(Saved data entries)

________________________

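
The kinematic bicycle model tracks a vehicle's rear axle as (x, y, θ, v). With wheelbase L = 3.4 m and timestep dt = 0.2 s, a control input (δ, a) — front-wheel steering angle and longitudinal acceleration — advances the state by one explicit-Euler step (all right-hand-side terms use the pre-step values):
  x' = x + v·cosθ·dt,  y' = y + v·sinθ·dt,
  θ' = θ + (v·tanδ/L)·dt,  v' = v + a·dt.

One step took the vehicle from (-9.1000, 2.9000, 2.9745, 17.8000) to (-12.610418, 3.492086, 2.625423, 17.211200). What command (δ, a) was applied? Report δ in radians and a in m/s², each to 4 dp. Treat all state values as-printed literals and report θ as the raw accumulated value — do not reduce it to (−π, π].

a = (v'−v)/dt = (-0.588800)/0.2 = -2.9440
Δθ = θ'−θ = -0.349077;  (v·dt/L) = 17.8000·0.2/3.4 = 1.047059
tan δ = Δθ·L/(v·dt) = -0.333388  →  δ = -0.3218

δ = -0.3218, a = -2.9440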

________________________

Print exactly the lines that run from the line containing "v' = v + a·dt." to the end of the data, both ends included.

* WORKED SOLUTION:
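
  θ' = θ + (v·tanδ/L)·dt,  v' = v + a·dt.

One step took the vehicle from (-9.1000, 2.9000, 2.9745, 17.8000) to (-12.610418, 3.492086, 2.625423, 17.211200). What command (δ, a) was applied? Report δ in radians and a in m/s², each to 4 dp. Treat all state values as-printed literals and report θ as the raw accumulated value — do not reduce it to (−π, π].

a = (v'−v)/dt = (-0.588800)/0.2 = -2.9440
Δθ = θ'−θ = -0.349077;  (v·dt/L) = 17.8000·0.2/3.4 = 1.047059
tan δ = Δθ·L/(v·dt) = -0.333388  →  δ = -0.3218

δ = -0.3218, a = -2.9440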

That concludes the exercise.